DIRECTIONS FOR THIS TASK. Word for word, give the listing below again.

INFORMATION SUPPLIED.
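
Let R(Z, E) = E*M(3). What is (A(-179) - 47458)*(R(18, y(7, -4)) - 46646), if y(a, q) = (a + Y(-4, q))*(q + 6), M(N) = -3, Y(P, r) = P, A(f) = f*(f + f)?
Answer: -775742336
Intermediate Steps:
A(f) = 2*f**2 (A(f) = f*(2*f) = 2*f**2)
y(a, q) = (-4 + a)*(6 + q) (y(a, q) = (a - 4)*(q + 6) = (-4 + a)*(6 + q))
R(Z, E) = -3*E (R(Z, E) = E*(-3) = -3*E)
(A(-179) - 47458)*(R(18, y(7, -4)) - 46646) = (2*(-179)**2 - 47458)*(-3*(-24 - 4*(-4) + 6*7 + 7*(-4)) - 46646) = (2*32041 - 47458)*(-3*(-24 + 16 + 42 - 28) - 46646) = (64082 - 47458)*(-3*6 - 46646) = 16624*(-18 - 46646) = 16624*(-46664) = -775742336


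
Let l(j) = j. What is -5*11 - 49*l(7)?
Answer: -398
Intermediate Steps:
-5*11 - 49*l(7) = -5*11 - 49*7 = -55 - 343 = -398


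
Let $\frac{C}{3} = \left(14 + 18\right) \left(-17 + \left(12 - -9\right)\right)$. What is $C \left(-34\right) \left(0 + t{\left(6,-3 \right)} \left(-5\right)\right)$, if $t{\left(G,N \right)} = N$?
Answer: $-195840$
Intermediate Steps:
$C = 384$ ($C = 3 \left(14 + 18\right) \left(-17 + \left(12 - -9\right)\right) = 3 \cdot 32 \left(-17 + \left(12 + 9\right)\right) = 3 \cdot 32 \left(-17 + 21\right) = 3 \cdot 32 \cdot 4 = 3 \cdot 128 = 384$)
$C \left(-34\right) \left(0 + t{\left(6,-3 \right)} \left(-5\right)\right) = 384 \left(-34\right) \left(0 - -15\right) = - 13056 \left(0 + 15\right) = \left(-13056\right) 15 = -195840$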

ANSWER SECTION.
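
Let R(Z, E) = E*M(3). What is (A(-179) - 47458)*(R(18, y(7, -4)) - 46646), if y(a, q) = (a + Y(-4, q))*(q + 6), M(N) = -3, Y(P, r) = P, A(f) = f*(f + f)?
Answer: -775742336
Intermediate Steps:
A(f) = 2*f**2 (A(f) = f*(2*f) = 2*f**2)
y(a, q) = (-4 + a)*(6 + q) (y(a, q) = (a - 4)*(q + 6) = (-4 + a)*(6 + q))
R(Z, E) = -3*E (R(Z, E) = E*(-3) = -3*E)
(A(-179) - 47458)*(R(18, y(7, -4)) - 46646) = (2*(-179)**2 - 47458)*(-3*(-24 - 4*(-4) + 6*7 + 7*(-4)) - 46646) = (2*32041 - 47458)*(-3*(-24 + 16 + 42 - 28) - 46646) = (64082 - 47458)*(-3*6 - 46646) = 16624*(-18 - 46646) = 16624*(-46664) = -775742336


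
Let l(j) = j. What is -5*11 - 49*l(7)?
Answer: -398
Intermediate Steps:
-5*11 - 49*l(7) = -5*11 - 49*7 = -55 - 343 = -398


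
Let $\frac{C}{3} = \left(14 + 18\right) \left(-17 + \left(12 - -9\right)\right)$. What is $C \left(-34\right) \left(0 + t{\left(6,-3 \right)} \left(-5\right)\right)$, if $t{\left(G,N \right)} = N$?
Answer: $-195840$
Intermediate Steps:
$C = 384$ ($C = 3 \left(14 + 18\right) \left(-17 + \left(12 - -9\right)\right) = 3 \cdot 32 \left(-17 + \left(12 + 9\right)\right) = 3 \cdot 32 \left(-17 + 21\right) = 3 \cdot 32 \cdot 4 = 3 \cdot 128 = 384$)
$C \left(-34\right) \left(0 + t{\left(6,-3 \right)} \left(-5\right)\right) = 384 \left(-34\right) \left(0 - -15\right) = - 13056 \left(0 + 15\right) = \left(-13056\right) 15 = -195840$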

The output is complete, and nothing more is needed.